(The task):
Your task is to copy the lines of the data below from the line holding "A population ecologist" through the line holding "age (x)=6: nx=98, fecundity=0.90", inclusive, exactly and with nothing added.

Top of The input

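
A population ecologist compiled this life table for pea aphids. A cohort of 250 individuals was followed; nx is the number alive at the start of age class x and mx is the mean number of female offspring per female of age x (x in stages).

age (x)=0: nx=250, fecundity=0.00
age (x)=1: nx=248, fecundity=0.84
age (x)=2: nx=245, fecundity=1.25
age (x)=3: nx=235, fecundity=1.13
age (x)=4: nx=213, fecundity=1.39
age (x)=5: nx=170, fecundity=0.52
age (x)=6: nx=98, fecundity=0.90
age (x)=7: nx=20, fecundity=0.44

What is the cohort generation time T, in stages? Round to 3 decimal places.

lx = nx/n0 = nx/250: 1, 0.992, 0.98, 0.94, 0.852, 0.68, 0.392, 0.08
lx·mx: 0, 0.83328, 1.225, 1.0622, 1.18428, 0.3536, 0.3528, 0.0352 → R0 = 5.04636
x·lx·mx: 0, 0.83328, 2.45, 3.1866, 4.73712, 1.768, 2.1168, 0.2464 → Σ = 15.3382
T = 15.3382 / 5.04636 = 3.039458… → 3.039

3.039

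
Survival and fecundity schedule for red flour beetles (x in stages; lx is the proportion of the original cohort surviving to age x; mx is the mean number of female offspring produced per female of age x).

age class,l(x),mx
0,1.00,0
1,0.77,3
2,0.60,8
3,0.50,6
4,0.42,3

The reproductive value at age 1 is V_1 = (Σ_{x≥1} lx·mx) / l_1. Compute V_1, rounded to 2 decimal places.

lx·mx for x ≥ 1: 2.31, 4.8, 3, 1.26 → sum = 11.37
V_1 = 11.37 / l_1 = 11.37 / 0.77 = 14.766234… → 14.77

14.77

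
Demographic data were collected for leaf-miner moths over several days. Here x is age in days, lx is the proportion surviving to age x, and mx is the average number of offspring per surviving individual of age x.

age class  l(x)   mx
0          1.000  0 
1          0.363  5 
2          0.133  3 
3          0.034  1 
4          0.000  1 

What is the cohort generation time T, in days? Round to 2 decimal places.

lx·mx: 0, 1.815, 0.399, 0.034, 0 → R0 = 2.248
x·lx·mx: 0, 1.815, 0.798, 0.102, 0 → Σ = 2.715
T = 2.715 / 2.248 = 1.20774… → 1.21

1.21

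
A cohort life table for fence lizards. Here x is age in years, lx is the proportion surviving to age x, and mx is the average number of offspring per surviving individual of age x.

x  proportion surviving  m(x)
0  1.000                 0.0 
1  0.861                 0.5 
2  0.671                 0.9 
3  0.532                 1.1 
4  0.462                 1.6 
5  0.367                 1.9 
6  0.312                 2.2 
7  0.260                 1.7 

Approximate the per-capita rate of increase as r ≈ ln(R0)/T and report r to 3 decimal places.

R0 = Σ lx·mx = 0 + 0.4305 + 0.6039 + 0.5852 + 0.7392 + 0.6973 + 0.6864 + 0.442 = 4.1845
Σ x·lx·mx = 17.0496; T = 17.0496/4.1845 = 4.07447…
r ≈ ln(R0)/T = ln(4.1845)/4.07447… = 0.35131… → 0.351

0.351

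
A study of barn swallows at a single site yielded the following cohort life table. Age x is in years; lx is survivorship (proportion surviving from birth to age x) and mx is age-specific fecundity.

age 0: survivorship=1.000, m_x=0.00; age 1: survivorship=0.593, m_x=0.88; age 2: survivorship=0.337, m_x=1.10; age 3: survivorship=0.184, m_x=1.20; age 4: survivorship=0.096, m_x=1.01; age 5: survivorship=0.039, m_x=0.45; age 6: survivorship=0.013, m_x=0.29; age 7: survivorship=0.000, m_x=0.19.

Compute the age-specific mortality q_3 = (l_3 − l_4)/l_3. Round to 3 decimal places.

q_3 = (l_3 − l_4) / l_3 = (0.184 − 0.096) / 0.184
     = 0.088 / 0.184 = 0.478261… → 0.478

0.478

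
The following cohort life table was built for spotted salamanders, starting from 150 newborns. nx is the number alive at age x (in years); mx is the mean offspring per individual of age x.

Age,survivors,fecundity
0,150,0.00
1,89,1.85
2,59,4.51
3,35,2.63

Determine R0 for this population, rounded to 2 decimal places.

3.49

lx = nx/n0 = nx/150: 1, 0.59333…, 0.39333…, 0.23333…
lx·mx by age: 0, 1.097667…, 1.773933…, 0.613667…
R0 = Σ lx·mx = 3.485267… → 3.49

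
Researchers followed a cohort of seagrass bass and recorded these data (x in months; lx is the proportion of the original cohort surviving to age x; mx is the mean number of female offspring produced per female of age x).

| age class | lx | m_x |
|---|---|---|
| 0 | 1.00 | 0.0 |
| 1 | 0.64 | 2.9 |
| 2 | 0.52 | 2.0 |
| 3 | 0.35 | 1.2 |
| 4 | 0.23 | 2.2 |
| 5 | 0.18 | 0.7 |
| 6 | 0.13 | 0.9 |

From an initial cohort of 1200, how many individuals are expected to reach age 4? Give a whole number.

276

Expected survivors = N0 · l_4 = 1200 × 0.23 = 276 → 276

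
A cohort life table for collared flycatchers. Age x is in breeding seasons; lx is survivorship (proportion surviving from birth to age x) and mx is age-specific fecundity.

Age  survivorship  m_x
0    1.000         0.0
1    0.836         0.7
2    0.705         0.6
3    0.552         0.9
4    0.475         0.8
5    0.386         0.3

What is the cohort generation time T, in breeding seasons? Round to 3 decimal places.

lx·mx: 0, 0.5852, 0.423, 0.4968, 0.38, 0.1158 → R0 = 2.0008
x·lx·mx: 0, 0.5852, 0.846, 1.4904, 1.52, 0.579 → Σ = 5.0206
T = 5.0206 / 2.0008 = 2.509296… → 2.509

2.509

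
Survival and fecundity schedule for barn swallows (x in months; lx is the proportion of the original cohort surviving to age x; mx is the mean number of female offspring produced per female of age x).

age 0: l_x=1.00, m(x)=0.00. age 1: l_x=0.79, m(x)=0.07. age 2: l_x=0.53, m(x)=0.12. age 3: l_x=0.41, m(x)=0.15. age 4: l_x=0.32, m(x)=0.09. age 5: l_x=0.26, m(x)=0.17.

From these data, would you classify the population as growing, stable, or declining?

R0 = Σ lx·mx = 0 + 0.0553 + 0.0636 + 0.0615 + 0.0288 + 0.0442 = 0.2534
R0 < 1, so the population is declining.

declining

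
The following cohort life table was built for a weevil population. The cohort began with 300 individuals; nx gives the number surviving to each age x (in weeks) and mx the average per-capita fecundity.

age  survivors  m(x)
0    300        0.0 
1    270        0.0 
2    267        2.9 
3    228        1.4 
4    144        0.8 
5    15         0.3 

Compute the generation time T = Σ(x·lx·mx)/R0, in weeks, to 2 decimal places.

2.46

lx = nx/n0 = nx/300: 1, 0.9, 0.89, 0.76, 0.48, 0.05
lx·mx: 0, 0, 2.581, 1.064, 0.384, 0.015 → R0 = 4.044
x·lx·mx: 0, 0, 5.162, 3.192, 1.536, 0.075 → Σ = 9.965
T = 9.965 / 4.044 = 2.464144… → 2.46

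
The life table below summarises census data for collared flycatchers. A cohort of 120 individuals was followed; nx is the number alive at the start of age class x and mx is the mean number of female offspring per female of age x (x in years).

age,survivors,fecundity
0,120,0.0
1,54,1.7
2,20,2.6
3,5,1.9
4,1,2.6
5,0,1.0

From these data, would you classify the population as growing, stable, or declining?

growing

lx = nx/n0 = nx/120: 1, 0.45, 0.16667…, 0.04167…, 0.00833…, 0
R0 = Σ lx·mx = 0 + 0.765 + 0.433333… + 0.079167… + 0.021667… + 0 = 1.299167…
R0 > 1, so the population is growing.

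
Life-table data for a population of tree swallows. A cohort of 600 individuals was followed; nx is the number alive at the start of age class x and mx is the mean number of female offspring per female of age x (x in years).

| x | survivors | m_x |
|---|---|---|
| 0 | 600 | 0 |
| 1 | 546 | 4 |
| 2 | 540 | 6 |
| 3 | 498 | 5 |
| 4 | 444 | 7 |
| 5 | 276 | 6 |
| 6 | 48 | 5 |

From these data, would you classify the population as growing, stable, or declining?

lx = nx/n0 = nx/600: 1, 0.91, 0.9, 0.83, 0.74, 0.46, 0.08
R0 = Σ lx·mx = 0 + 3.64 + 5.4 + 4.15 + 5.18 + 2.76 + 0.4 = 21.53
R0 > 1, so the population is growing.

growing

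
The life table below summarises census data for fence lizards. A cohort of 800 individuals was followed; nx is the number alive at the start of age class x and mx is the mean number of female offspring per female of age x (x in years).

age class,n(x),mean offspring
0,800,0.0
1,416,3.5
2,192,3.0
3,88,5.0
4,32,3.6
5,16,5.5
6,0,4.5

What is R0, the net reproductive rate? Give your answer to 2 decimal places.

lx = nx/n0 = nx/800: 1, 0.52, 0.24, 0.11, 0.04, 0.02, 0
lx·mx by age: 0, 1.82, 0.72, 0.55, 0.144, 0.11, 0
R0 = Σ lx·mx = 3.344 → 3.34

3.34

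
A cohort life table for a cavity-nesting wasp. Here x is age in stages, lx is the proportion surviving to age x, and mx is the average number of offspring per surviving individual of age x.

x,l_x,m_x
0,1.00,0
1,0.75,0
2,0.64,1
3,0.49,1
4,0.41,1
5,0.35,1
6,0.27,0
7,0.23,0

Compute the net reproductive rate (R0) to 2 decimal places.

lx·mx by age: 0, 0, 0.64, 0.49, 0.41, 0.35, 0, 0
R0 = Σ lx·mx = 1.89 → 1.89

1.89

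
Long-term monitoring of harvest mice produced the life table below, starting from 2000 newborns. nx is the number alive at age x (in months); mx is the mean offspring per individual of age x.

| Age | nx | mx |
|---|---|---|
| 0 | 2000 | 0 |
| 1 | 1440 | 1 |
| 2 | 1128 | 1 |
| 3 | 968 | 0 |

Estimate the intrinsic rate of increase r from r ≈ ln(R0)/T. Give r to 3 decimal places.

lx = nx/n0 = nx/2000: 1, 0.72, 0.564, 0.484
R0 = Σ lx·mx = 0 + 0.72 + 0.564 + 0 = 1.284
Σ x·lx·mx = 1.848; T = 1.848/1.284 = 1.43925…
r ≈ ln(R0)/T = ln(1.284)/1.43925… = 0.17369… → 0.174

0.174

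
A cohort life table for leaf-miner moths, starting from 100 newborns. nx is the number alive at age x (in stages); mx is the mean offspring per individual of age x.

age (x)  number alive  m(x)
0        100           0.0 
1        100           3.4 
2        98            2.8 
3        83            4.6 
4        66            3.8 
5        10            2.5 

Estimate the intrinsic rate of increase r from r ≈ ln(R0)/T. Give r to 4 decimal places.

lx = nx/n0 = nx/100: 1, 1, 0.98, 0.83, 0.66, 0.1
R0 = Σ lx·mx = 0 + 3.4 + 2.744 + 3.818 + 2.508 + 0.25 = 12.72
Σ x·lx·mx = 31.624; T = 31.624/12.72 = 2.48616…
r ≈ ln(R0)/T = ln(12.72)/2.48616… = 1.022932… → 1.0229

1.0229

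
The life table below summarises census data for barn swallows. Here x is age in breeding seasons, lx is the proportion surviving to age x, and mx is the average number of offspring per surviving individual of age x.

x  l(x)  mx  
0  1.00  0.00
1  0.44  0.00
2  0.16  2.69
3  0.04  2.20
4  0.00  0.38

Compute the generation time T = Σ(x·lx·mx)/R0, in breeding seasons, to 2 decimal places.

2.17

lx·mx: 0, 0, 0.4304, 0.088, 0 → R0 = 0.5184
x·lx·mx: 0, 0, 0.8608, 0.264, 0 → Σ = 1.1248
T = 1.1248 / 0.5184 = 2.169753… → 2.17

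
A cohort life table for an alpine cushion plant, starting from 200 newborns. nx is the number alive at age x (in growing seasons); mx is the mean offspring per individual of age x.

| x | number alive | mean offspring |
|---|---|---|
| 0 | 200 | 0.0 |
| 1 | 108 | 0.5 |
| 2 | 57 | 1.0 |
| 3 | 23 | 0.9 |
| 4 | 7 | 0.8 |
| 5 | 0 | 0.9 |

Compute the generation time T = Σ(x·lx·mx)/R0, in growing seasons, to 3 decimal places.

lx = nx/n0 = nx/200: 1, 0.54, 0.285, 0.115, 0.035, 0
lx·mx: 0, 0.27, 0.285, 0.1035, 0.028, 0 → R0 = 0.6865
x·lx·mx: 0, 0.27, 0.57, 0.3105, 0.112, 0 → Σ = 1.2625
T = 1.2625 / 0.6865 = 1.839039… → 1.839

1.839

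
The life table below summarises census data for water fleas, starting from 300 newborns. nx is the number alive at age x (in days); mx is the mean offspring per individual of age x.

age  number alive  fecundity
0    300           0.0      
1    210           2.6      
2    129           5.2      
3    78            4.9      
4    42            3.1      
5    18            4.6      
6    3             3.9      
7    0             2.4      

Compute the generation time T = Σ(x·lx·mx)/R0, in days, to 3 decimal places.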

Bottom of The input
Top of The input

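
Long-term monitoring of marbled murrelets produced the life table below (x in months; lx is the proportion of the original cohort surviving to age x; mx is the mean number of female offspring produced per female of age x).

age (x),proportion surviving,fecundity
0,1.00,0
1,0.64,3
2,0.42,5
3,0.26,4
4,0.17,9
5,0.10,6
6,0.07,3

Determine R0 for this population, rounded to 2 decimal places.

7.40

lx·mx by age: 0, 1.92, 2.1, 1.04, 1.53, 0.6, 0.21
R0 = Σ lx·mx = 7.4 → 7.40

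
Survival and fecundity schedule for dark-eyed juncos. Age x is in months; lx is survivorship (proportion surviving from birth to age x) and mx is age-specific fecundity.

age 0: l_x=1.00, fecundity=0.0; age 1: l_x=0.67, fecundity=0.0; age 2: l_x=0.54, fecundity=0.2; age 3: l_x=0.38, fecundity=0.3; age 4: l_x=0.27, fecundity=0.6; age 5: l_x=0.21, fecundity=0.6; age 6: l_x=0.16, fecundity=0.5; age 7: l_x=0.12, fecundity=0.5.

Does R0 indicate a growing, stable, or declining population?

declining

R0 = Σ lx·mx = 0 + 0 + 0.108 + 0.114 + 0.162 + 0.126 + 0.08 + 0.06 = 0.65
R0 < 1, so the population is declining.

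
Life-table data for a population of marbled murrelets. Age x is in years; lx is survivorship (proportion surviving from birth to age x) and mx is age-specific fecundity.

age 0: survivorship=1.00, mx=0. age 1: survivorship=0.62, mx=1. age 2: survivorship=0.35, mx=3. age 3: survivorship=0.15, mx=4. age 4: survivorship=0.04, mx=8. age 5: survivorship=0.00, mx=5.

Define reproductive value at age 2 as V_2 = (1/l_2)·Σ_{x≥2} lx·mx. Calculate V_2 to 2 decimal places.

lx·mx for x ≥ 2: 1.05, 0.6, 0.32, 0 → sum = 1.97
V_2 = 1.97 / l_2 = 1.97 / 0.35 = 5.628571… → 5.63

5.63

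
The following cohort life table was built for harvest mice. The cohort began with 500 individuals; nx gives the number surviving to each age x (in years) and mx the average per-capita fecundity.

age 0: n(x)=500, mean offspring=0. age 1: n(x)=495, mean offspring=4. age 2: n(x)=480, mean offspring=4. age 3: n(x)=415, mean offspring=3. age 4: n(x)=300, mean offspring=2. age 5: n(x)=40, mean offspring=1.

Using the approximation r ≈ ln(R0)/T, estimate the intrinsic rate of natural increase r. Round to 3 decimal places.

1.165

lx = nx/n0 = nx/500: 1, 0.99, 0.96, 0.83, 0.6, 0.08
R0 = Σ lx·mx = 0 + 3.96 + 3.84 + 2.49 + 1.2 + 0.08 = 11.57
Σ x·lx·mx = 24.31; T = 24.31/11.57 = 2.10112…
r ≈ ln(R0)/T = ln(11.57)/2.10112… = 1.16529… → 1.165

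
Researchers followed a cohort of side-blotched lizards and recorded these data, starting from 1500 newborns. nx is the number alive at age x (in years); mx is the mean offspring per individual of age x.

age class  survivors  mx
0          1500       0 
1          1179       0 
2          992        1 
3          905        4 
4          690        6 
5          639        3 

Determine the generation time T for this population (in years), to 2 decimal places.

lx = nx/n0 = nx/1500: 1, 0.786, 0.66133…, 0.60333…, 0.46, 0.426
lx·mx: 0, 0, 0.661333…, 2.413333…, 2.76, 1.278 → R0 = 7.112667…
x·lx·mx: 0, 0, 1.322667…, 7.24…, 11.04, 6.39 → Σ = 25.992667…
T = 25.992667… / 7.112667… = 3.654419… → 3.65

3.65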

Bottom of The input

(Result for this exercise):
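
A population ecologist compiled this life table for pea aphids. A cohort of 250 individuals was followed; nx is the number alive at the start of age class x and mx is the mean number of female offspring per female of age x (x in stages).

age (x)=0: nx=250, fecundity=0.00
age (x)=1: nx=248, fecundity=0.84
age (x)=2: nx=245, fecundity=1.25
age (x)=3: nx=235, fecundity=1.13
age (x)=4: nx=213, fecundity=1.39
age (x)=5: nx=170, fecundity=0.52
age (x)=6: nx=98, fecundity=0.90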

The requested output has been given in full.